:: RECORDS TO PROCESS ::

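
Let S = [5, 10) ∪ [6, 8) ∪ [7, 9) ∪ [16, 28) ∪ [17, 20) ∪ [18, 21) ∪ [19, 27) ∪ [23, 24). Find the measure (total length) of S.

Merged: [5, 10), [16, 28).
Lengths: 5 + 12 = 17.

17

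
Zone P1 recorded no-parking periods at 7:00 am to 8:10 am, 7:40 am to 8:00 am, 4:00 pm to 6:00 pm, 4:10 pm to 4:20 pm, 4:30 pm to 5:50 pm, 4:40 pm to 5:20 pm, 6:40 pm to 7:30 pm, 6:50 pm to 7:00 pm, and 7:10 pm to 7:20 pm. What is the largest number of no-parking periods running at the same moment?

3

Walk the sorted start/end points keeping a running depth.
The depth first hits 3 at 4:40 pm.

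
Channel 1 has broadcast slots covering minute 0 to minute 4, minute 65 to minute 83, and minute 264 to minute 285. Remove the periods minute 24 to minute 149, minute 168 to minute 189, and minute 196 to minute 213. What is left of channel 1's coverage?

minute 0 to minute 4 is untouched.
minute 65 to minute 83 lies entirely inside B → drops out.
minute 264 to minute 285 is untouched.

minute 0 to minute 4, minute 264 to minute 285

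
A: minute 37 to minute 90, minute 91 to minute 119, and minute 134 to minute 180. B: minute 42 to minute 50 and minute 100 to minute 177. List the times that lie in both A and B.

minute 42 to minute 50, minute 100 to minute 119, minute 134 to minute 177

minute 37 to minute 90 overlaps B on minute 42 to minute 50.
minute 91 to minute 119 overlaps B on minute 100 to minute 119.
minute 134 to minute 180 overlaps B on minute 134 to minute 177.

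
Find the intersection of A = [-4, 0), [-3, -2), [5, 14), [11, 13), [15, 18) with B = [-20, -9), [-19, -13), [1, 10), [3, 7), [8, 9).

[5, 10)

First set merges to [-4, 0), [5, 14), [15, 18).
Second set merges to [-20, -9), [1, 10).
[-4, 0) falls entirely outside B.
[5, 14) overlaps B on [5, 10).
[15, 18) falls entirely outside B.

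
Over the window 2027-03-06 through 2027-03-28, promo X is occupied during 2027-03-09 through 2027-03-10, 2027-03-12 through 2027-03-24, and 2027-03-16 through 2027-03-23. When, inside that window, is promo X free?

Covered (merged): 2027-03-09 through 2027-03-10, 2027-03-12 through 2027-03-24.
Uncovered inside 2027-03-06 through 2027-03-28: 2027-03-06 through 2027-03-08, 2027-03-11 through 2027-03-11, 2027-03-25 through 2027-03-28.

2027-03-06 through 2027-03-08, 2027-03-11 through 2027-03-11, 2027-03-25 through 2027-03-28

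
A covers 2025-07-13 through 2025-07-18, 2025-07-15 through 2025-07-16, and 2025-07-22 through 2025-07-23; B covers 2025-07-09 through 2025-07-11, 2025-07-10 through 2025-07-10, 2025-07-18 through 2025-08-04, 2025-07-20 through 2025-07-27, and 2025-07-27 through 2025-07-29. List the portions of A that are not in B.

2025-07-13 through 2025-07-17

A, merged: 2025-07-13 through 2025-07-18, 2025-07-22 through 2025-07-23.
B, merged: 2025-07-09 through 2025-07-11, 2025-07-18 through 2025-08-04.
2025-07-13 through 2025-07-18 with B removed leaves 2025-07-13 through 2025-07-17.
2025-07-22 through 2025-07-23 lies entirely inside B → drops out.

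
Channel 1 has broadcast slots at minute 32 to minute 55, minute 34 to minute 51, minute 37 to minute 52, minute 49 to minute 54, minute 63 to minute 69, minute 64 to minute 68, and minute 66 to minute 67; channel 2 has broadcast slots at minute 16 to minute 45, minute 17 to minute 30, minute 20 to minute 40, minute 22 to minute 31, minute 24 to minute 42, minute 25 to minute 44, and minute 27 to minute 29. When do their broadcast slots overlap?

First set merges to minute 32 to minute 55, minute 63 to minute 69.
Second set merges to minute 16 to minute 45.
minute 32 to minute 55 overlaps B on minute 32 to minute 45.
minute 63 to minute 69 falls entirely outside B.

minute 32 to minute 45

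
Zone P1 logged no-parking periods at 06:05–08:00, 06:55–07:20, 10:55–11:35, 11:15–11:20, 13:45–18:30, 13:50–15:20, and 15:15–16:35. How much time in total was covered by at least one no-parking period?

7 h 20 min

Merged: 06:05–08:00, 10:55–11:35, 13:45–18:30.
Lengths: 1 h 55 min + 40 min + 4 h 45 min = 7 h 20 min.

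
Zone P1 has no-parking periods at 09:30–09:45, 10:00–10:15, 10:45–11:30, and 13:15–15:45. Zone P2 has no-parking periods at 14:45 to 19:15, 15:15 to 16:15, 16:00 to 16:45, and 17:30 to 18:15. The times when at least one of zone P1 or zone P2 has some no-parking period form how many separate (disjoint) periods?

4

B, merged: 14:45–19:15.
A ∪ B = 09:30–09:45, 10:00–10:15, 10:45–11:30, 13:15–19:15.
That is 4 disjoint pieces.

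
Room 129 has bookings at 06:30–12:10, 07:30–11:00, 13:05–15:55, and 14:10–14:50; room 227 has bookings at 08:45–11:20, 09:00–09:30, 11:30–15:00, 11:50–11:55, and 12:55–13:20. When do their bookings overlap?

First set merges to 06:30-12:10, 13:05-15:55.
Second set merges to 08:45-11:20, 11:30-15:00.
06:30-12:10 ∩ B → 08:45-11:20, 11:30-12:10.
13:05-15:55 ∩ B → 13:05-15:00.

08:45-11:20, 11:30-12:10, 13:05-15:00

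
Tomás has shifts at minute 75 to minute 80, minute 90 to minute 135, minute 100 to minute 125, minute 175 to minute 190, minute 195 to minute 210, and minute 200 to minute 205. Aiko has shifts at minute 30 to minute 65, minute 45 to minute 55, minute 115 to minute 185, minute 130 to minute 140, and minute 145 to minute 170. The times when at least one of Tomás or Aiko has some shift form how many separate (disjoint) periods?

4

First set merges to minute 75 to minute 80, minute 90 to minute 135, minute 175 to minute 190, minute 195 to minute 210.
Second set merges to minute 30 to minute 65, minute 115 to minute 185.
A ∪ B = minute 30 to minute 65, minute 75 to minute 80, minute 90 to minute 190, minute 195 to minute 210.
That is 4 disjoint pieces.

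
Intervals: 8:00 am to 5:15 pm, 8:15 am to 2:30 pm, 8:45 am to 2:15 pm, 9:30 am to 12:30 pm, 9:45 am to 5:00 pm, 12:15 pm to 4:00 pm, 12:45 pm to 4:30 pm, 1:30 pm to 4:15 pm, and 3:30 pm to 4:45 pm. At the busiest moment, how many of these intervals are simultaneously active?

At 1:30 pm, 7 of the intervals are simultaneously active.
No point has more.

7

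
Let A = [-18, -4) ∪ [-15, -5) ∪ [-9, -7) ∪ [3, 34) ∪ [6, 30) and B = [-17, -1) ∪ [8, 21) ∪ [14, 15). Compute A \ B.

Merge the first list: [-18, -4), [3, 34).
Merge the second list: [-17, -1), [8, 21).
[-18, -4) with B removed leaves [-18, -17).
[3, 34) with B removed leaves [3, 8), [21, 34).

[-18, -17) ∪ [3, 8) ∪ [21, 34)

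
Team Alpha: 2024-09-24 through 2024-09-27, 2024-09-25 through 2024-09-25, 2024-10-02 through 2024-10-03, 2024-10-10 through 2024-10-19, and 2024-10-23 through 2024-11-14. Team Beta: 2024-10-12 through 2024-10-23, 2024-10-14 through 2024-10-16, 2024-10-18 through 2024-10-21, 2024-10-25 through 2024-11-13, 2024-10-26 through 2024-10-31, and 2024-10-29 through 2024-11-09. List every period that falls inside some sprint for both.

Merge the first list: 2024-09-24 through 2024-09-27, 2024-10-02 through 2024-10-03, 2024-10-10 through 2024-10-19, 2024-10-23 through 2024-11-14.
Merge the second list: 2024-10-12 through 2024-10-23, 2024-10-25 through 2024-11-13.
2024-09-24 through 2024-09-27: no overlap with the second set.
2024-10-02 through 2024-10-03: no overlap with the second set.
2024-10-10 through 2024-10-19 meets the second set on 2024-10-12 through 2024-10-19.
2024-10-23 through 2024-11-14 meets the second set on 2024-10-23 through 2024-10-23, 2024-10-25 through 2024-11-13.

2024-10-12 through 2024-10-19, 2024-10-23 through 2024-10-23, 2024-10-25 through 2024-11-13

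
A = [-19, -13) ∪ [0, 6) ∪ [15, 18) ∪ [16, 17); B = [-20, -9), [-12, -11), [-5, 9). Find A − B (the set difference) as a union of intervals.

[15, 18)

A, merged: [-19, -13), [0, 6), [15, 18).
B, merged: [-20, -9), [-5, 9).
[-19, -13) lies entirely inside B → drops out.
[0, 6) lies entirely inside B → drops out.
[15, 18) is untouched.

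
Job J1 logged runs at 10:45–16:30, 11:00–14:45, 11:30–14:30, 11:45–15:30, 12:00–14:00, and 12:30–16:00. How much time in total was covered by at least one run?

Merged: 10:45–16:30.
Length: 5 h 45 min.

5 h 45 min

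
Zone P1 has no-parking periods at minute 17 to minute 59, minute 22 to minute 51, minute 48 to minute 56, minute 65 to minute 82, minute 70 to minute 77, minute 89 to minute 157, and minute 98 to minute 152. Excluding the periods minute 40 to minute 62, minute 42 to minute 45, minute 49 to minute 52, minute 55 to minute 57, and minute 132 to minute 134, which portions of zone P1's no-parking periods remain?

First set merges to minute 17 to minute 59, minute 65 to minute 82, minute 89 to minute 157.
Second set merges to minute 40 to minute 62, minute 132 to minute 134.
minute 17 to minute 59 minus B → minute 17 to minute 40.
minute 65 to minute 82: no B overlap → unchanged.
minute 89 to minute 157 minus B → minute 89 to minute 132, minute 134 to minute 157.

minute 17 to minute 40, minute 65 to minute 82, minute 89 to minute 132, minute 134 to minute 157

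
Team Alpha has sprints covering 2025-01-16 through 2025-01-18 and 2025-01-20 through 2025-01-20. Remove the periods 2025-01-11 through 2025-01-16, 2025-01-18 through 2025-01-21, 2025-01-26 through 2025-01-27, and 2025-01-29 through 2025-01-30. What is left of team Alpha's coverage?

2025-01-16 through 2025-01-18 with B removed leaves 2025-01-17 through 2025-01-17.
2025-01-20 through 2025-01-20 lies entirely inside B → drops out.

2025-01-17 through 2025-01-17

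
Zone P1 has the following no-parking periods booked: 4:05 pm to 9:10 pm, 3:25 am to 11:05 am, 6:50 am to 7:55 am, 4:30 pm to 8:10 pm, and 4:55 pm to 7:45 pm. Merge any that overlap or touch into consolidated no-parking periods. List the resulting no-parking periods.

3:25 am–11:05 am, 4:05 pm–9:10 pm

Sort by start: 3:25 am–11:05 am, 6:50 am–7:55 am, 4:05 pm–9:10 pm, 4:30 pm–8:10 pm, 4:55 pm–7:45 pm.
6:50 am–7:55 am overlaps/touches 3:25 am–11:05 am → extend to 3:25 am–11:05 am.
4:05 pm–9:10 pm is disjoint → start new block.
4:30 pm–8:10 pm overlaps/touches 4:05 pm–9:10 pm → extend to 4:05 pm–9:10 pm.
4:55 pm–7:45 pm overlaps/touches 4:05 pm–9:10 pm → extend to 4:05 pm–9:10 pm.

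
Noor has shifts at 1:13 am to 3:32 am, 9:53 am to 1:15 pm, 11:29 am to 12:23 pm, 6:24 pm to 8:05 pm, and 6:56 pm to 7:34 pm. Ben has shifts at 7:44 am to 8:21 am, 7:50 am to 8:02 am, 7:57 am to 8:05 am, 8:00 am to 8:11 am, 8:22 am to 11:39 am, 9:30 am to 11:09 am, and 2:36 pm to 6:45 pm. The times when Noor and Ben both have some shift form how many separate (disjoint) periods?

2

Merge the first list: 1:13 am–3:32 am, 9:53 am–1:15 pm, 6:24 pm–8:05 pm.
Merge the second list: 7:44 am–8:21 am, 8:22 am–11:39 am, 2:36 pm–6:45 pm.
A ∩ B = 9:53 am–11:39 am, 6:24 pm–6:45 pm.
That is 2 disjoint pieces.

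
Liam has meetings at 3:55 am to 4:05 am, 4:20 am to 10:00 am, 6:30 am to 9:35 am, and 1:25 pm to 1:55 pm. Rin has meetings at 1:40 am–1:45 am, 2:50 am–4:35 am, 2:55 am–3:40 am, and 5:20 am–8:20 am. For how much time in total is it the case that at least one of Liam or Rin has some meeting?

7 h 45 min

Merge the first list: 3:55 am–4:05 am, 4:20 am–10:00 am, 1:25 pm–1:55 pm.
Merge the second list: 1:40 am–1:45 am, 2:50 am–4:35 am, 5:20 am–8:20 am.
A ∪ B = 1:40 am–1:45 am, 2:50 am–10:00 am, 1:25 pm–1:55 pm.
Total: 5 min + 7 h 10 min + 30 min = 7 h 45 min.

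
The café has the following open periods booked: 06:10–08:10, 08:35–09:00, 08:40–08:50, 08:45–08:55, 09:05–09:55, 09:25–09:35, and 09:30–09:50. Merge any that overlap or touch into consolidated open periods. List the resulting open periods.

06:10-08:10, 08:35-09:00, 09:05-09:55

08:35-09:00 is disjoint → start new block.
08:40-08:50 overlaps/touches 08:35-09:00 → extend to 08:35-09:00.
08:45-08:55 overlaps/touches 08:35-09:00 → extend to 08:35-09:00.
09:05-09:55 is disjoint → start new block.
09:25-09:35 overlaps/touches 09:05-09:55 → extend to 09:05-09:55.
09:30-09:50 overlaps/touches 09:05-09:55 → extend to 09:05-09:55.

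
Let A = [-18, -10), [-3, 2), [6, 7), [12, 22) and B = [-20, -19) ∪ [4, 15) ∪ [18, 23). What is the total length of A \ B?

16

A \ B = [-18, -10), [-3, 2), [15, 18).
Total: 8 + 5 + 3 = 16.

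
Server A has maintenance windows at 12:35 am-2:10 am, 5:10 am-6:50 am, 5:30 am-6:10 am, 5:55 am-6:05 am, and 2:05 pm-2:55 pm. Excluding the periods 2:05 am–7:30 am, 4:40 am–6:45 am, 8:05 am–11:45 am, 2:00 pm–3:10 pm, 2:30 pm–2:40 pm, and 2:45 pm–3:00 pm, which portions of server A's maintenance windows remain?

12:35 am–2:05 am

Merge the first list: 12:35 am–2:10 am, 5:10 am–6:50 am, 2:05 pm–2:55 pm.
Merge the second list: 2:05 am–7:30 am, 8:05 am–11:45 am, 2:00 pm–3:10 pm.
12:35 am–2:10 am \ B = 12:35 am–2:05 am.
5:10 am–6:50 am: entirely removed.
2:05 pm–2:55 pm: entirely removed.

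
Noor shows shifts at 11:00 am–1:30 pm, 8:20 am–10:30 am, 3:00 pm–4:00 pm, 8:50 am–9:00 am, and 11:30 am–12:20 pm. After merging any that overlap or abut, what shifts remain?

Sort by start: 8:20 am–10:30 am, 8:50 am–9:00 am, 11:00 am–1:30 pm, 11:30 am–12:20 pm, 3:00 pm–4:00 pm.
8:50 am–9:00 am overlaps/touches 8:20 am–10:30 am → extend to 8:20 am–10:30 am.
11:00 am–1:30 pm is disjoint → start new block.
11:30 am–12:20 pm overlaps/touches 11:00 am–1:30 pm → extend to 11:00 am–1:30 pm.
3:00 pm–4:00 pm is disjoint → start new block.

8:20 am–10:30 am, 11:00 am–1:30 pm, 3:00 pm–4:00 pm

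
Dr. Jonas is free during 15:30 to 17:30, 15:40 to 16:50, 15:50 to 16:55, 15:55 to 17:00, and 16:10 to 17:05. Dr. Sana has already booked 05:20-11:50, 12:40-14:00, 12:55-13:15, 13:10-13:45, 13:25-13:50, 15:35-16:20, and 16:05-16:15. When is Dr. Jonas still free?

15:30–15:35, 16:20–17:30

A, merged: 15:30–17:30.
B, merged: 05:20–11:50, 12:40–14:00, 15:35–16:20.
15:30–17:30 with B removed leaves 15:30–15:35, 16:20–17:30.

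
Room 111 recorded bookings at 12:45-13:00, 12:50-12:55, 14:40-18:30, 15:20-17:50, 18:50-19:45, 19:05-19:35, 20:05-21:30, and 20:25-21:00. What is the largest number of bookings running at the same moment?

2

Sweep endpoints in order; track running count of active intervals.
Peak of 2 reached at 12:50.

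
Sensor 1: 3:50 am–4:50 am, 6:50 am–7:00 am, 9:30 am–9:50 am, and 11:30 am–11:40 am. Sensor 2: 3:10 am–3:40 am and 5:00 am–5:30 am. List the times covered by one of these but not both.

A \ B = 3:50 am–4:50 am, 6:50 am–7:00 am, 9:30 am–9:50 am, 11:30 am–11:40 am.
B \ A = 3:10 am–3:40 am, 5:00 am–5:30 am.
Union of the two gives the symmetric difference.

3:10 am–3:40 am, 3:50 am–4:50 am, 5:00 am–5:30 am, 6:50 am–7:00 am, 9:30 am–9:50 am, 11:30 am–11:40 am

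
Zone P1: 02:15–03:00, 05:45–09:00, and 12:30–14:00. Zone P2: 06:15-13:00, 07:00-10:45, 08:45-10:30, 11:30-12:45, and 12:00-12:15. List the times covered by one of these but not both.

02:15–03:00, 05:45–06:15, 09:00–12:30, 13:00–14:00

B, merged: 06:15–13:00.
A but not B: 02:15–03:00, 05:45–06:15, 13:00–14:00.
B but not A: 09:00–12:30.
Combining gives A △ B.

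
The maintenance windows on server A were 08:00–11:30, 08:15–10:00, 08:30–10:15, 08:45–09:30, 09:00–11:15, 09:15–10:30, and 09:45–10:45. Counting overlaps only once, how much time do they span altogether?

Merged: 08:00–11:30.
Length: 3 h 30 min.

3 h 30 min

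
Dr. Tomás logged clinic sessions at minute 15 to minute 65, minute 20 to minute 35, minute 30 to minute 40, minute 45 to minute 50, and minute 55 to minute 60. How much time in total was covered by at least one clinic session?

Merged: minute 15 to minute 65.
Length: 50 minutes.

50 minutes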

:::

ASSIGNMENT: The response must contain exactly the lines from the one with "The maintenance windows" through the last line of the material above, both ends included, and no others.

RESPONSE TO THIS EXERCISE:
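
The maintenance windows on server A were 08:00–11:30, 08:15–10:00, 08:30–10:15, 08:45–09:30, 09:00–11:15, 09:15–10:30, and 09:45–10:45. Counting overlaps only once, how much time do they span altogether?

Merged: 08:00–11:30.
Length: 3 h 30 min.

3 h 30 min

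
Dr. Tomás logged clinic sessions at minute 15 to minute 65, minute 20 to minute 35, minute 30 to minute 40, minute 45 to minute 50, and minute 55 to minute 60. How much time in total was covered by at least one clinic session?

Merged: minute 15 to minute 65.
Length: 50 minutes.

50 minutes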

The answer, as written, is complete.